WHAT NEEDS TO BE DONE:
The answer is every line of the records that holds the word "states", copied in full.

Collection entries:
-------------------------

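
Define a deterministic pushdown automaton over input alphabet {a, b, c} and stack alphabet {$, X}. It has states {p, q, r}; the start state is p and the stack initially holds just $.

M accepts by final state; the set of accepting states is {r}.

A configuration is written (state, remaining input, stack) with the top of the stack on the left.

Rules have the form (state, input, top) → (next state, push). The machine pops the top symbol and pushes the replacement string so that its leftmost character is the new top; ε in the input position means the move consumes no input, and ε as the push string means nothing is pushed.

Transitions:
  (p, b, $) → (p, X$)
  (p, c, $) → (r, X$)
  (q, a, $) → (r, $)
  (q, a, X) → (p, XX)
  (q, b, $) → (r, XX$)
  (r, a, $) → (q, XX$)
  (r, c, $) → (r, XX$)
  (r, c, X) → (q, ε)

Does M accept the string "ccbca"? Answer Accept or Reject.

Reject

(p, ccbca, $)
  read c, top $: go to r, push X$ → (r, cbca, X$)
  read c, top X: go to q, push ε → (q, bca, $)
  read b, top $: go to r, push XX$ → (r, ca, XX$)
  read c, top X: go to q, push ε → (q, a, X$)
  read a, top X: go to p, push XX → (p, ε, XX$)
All input consumed; state p ∉ F and no further ε-move applies.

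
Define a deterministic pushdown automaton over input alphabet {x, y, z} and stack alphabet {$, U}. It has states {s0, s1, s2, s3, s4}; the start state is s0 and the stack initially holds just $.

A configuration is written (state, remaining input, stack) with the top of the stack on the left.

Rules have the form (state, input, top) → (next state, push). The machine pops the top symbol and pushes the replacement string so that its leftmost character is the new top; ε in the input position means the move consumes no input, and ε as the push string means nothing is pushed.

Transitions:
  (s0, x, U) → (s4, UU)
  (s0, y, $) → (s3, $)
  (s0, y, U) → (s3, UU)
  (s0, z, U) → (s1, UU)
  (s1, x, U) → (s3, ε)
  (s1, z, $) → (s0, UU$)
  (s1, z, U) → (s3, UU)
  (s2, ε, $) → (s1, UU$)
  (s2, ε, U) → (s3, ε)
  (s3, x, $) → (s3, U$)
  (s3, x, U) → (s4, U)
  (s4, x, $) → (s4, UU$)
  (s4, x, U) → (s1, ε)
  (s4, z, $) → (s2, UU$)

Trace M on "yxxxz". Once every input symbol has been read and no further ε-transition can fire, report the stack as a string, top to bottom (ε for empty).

UU$

(s0, yxxxz, $) ⊢ (s3, xxxz, $) ⊢ (s3, xxz, U$) ⊢ (s4, xz, U$) ⊢ (s1, z, $) ⊢ (s0, ε, UU$)
All input consumed in state s0 with stack UU$.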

-------------------------

YOUR RESPONSE:
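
Define a deterministic pushdown automaton over input alphabet {a, b, c} and stack alphabet {$, X}. It has states {p, q, r}; the start state is p and the stack initially holds just $.
M accepts by final state; the set of accepting states is {r}.
Define a deterministic pushdown automaton over input alphabet {x, y, z} and stack alphabet {$, U}. It has states {s0, s1, s2, s3, s4}; the start state is s0 and the stack initially holds just $.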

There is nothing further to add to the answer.